Collected data entries
++++

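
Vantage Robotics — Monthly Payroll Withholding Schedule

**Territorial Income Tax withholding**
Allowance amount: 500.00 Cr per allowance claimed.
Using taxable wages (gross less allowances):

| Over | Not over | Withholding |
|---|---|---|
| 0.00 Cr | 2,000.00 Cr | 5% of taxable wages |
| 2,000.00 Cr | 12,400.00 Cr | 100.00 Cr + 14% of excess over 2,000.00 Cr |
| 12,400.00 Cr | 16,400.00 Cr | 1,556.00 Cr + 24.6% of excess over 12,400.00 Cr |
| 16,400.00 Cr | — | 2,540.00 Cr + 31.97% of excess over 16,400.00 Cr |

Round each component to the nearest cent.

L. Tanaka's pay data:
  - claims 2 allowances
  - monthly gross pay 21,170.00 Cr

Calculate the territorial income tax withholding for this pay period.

Territorial Income Tax: taxable = 21,170.00 Cr − 2×500.00 Cr = 20,170.00 Cr
  2,540.00 Cr + 31.97% × (20,170.00 Cr − 16,400.00 Cr) = 2,540.00 Cr + 31.97% × 3,770.00 Cr = 3,745.27 Cr

3,745.27 Cr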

++++

> **How to complete this task**
The lines to return are those with the string "over" in them; copy each from the entries above.

> **Response area**
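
| Over | Not over | Withholding |
| 2,000.00 Cr | 12,400.00 Cr | 100.00 Cr + 14% of excess over 2,000.00 Cr |
| 12,400.00 Cr | 16,400.00 Cr | 1,556.00 Cr + 24.6% of excess over 12,400.00 Cr |
| 16,400.00 Cr | — | 2,540.00 Cr + 31.97% of excess over 16,400.00 Cr |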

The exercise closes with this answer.